[The data]:
----------

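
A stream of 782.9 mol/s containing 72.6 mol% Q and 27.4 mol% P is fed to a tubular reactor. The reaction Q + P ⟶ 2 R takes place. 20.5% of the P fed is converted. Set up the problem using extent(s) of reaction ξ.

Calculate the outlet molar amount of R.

88 mol/s

P reacted = 0.205 × 214.5 = 43.98 mol/s; ν_P = −1, so ξ = 43.98/1 = 43.98 mol/s.
Outlet amounts (n = n₀ + ν ξ):
  Q: 568.4 − 1(43.98) = 524.4
  P: 214.5 − 1(43.98) = 170.5
  R: 0 + 2(43.98) = 87.95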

----------

[Exercise brief]:
I'd like the material repeated word for word, please.

[Finished task]:
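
A stream of 782.9 mol/s containing 72.6 mol% Q and 27.4 mol% P is fed to a tubular reactor. The reaction Q + P ⟶ 2 R takes place. 20.5% of the P fed is converted. Set up the problem using extent(s) of reaction ξ.

Calculate the outlet molar amount of R.

88 mol/s

P reacted = 0.205 × 214.5 = 43.98 mol/s; ν_P = −1, so ξ = 43.98/1 = 43.98 mol/s.
Outlet amounts (n = n₀ + ν ξ):
  Q: 568.4 − 1(43.98) = 524.4
  P: 214.5 − 1(43.98) = 170.5
  R: 0 + 2(43.98) = 87.95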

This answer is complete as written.